What is required –
Exact output of all the records is required.

Provided data –
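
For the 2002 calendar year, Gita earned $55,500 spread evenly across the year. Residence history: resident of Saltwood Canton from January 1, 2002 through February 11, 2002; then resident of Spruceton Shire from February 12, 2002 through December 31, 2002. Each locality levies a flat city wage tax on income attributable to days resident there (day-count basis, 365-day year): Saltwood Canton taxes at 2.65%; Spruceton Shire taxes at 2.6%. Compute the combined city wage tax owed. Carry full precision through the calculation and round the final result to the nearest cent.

$1,446.19

Saltwood Canton, January 1 – February 11, 2002: 42 days → $55,500 × 2.65% × 42/365 = $169.2370
Spruceton Shire, February 12 – December 31, 2002: 323 days → $55,500 × 2.6% × 323/365 = $1,276.9562
Total = $1,446.1932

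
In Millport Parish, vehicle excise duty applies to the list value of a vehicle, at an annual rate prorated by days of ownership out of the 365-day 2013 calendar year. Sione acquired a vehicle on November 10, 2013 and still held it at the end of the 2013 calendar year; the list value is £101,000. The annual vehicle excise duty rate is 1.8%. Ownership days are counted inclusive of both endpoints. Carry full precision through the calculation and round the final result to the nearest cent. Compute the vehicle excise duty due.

Days held (November 10 – December 31, 2013): 52 out of 365
Tax = £101,000 × 1.8% × 52/365 = £259.0027

£259.00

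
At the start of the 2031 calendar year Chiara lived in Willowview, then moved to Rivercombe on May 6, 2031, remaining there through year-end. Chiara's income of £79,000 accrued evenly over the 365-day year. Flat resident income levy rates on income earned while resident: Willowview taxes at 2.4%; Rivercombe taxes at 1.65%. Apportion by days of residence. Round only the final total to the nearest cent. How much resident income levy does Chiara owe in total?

£1,506.41

Willowview, January 1 – May 5, 2031: 125 days → £79,000 × 2.4% × 125/365 = £649.3151
Rivercombe, May 6 – December 31, 2031: 240 days → £79,000 × 1.65% × 240/365 = £857.0959
Total = £1,506.4110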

Answer to this exercise –
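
For the 2002 calendar year, Gita earned $55,500 spread evenly across the year. Residence history: resident of Saltwood Canton from January 1, 2002 through February 11, 2002; then resident of Spruceton Shire from February 12, 2002 through December 31, 2002. Each locality levies a flat city wage tax on income attributable to days resident there (day-count basis, 365-day year): Saltwood Canton taxes at 2.65%; Spruceton Shire taxes at 2.6%. Compute the combined city wage tax owed. Carry full precision through the calculation and round the final result to the nearest cent.

$1,446.19

Saltwood Canton, January 1 – February 11, 2002: 42 days → $55,500 × 2.65% × 42/365 = $169.2370
Spruceton Shire, February 12 – December 31, 2002: 323 days → $55,500 × 2.6% × 323/365 = $1,276.9562
Total = $1,446.1932

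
In Millport Parish, vehicle excise duty applies to the list value of a vehicle, at an annual rate prorated by days of ownership out of the 365-day 2013 calendar year. Sione acquired a vehicle on November 10, 2013 and still held it at the end of the 2013 calendar year; the list value is £101,000. The annual vehicle excise duty rate is 1.8%. Ownership days are counted inclusive of both endpoints. Carry full precision through the calculation and round the final result to the nearest cent. Compute the vehicle excise duty due.

Days held (November 10 – December 31, 2013): 52 out of 365
Tax = £101,000 × 1.8% × 52/365 = £259.0027

£259.00

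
At the start of the 2031 calendar year Chiara lived in Willowview, then moved to Rivercombe on May 6, 2031, remaining there through year-end. Chiara's income of £79,000 accrued evenly over the 365-day year. Flat resident income levy rates on income earned while resident: Willowview taxes at 2.4%; Rivercombe taxes at 1.65%. Apportion by days of residence. Round only the final total to the nearest cent. How much resident income levy does Chiara owe in total?

£1,506.41

Willowview, January 1 – May 5, 2031: 125 days → £79,000 × 2.4% × 125/365 = £649.3151
Rivercombe, May 6 – December 31, 2031: 240 days → £79,000 × 1.65% × 240/365 = £857.0959
Total = £1,506.4110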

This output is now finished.